*** Opening Data for this task ***

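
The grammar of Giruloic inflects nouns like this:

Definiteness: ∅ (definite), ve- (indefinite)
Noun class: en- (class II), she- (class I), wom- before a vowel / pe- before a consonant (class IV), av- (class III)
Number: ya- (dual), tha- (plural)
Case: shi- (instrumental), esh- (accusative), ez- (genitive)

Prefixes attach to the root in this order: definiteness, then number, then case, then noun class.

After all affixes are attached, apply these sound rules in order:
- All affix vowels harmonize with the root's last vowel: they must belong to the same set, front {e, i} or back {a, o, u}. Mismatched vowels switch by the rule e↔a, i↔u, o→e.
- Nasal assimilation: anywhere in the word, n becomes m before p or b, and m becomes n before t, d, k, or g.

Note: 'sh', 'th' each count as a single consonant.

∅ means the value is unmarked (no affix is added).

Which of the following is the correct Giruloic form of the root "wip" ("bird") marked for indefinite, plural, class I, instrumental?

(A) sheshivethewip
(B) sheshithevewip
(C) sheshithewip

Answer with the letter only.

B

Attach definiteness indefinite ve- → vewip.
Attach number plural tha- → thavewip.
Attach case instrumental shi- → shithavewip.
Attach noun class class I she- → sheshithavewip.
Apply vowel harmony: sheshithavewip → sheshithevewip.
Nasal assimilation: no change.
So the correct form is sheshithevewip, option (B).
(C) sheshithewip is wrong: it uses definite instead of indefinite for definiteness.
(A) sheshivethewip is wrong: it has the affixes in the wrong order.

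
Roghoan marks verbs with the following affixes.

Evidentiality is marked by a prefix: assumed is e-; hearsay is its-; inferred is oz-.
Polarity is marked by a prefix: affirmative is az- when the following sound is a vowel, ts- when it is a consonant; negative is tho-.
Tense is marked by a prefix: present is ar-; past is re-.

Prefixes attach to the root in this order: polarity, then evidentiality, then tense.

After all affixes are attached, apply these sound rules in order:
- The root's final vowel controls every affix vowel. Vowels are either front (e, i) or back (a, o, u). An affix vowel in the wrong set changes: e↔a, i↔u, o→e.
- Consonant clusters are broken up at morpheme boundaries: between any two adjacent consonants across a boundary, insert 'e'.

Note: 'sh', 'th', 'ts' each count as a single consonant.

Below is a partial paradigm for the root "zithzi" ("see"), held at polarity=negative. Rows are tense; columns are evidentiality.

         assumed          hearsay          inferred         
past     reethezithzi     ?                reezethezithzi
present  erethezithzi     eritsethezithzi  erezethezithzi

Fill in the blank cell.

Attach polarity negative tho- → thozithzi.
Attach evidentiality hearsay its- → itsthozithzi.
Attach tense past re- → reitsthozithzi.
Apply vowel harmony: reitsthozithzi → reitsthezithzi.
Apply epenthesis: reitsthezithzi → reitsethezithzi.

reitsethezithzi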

*** Closing Data for this task ***

▸ Exercise aim
From the first line to the last, retype the data exactly.

▸ The completed task
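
The grammar of Giruloic inflects nouns like this:

Definiteness: ∅ (definite), ve- (indefinite)
Noun class: en- (class II), she- (class I), wom- before a vowel / pe- before a consonant (class IV), av- (class III)
Number: ya- (dual), tha- (plural)
Case: shi- (instrumental), esh- (accusative), ez- (genitive)

Prefixes attach to the root in this order: definiteness, then number, then case, then noun class.

After all affixes are attached, apply these sound rules in order:
- All affix vowels harmonize with the root's last vowel: they must belong to the same set, front {e, i} or back {a, o, u}. Mismatched vowels switch by the rule e↔a, i↔u, o→e.
- Nasal assimilation: anywhere in the word, n becomes m before p or b, and m becomes n before t, d, k, or g.

Note: 'sh', 'th' each count as a single consonant.

∅ means the value is unmarked (no affix is added).

Which of the following is the correct Giruloic form of the root "wip" ("bird") marked for indefinite, plural, class I, instrumental?

(A) sheshivethewip
(B) sheshithevewip
(C) sheshithewip

Answer with the letter only.

B

Attach definiteness indefinite ve- → vewip.
Attach number plural tha- → thavewip.
Attach case instrumental shi- → shithavewip.
Attach noun class class I she- → sheshithavewip.
Apply vowel harmony: sheshithavewip → sheshithevewip.
Nasal assimilation: no change.
So the correct form is sheshithevewip, option (B).
(C) sheshithewip is wrong: it uses definite instead of indefinite for definiteness.
(A) sheshivethewip is wrong: it has the affixes in the wrong order.

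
Roghoan marks verbs with the following affixes.

Evidentiality is marked by a prefix: assumed is e-; hearsay is its-; inferred is oz-.
Polarity is marked by a prefix: affirmative is az- when the following sound is a vowel, ts- when it is a consonant; negative is tho-.
Tense is marked by a prefix: present is ar-; past is re-.

Prefixes attach to the root in this order: polarity, then evidentiality, then tense.

After all affixes are attached, apply these sound rules in order:
- The root's final vowel controls every affix vowel. Vowels are either front (e, i) or back (a, o, u). An affix vowel in the wrong set changes: e↔a, i↔u, o→e.
- Consonant clusters are broken up at morpheme boundaries: between any two adjacent consonants across a boundary, insert 'e'.

Note: 'sh', 'th', 'ts' each count as a single consonant.

Below is a partial paradigm for the root "zithzi" ("see"), held at polarity=negative. Rows are tense; columns are evidentiality.

         assumed          hearsay          inferred         
past     reethezithzi     ?                reezethezithzi
present  erethezithzi     eritsethezithzi  erezethezithzi

Fill in the blank cell.

Attach polarity negative tho- → thozithzi.
Attach evidentiality hearsay its- → itsthozithzi.
Attach tense past re- → reitsthozithzi.
Apply vowel harmony: reitsthozithzi → reitsthezithzi.
Apply epenthesis: reitsthezithzi → reitsethezithzi.

reitsethezithzi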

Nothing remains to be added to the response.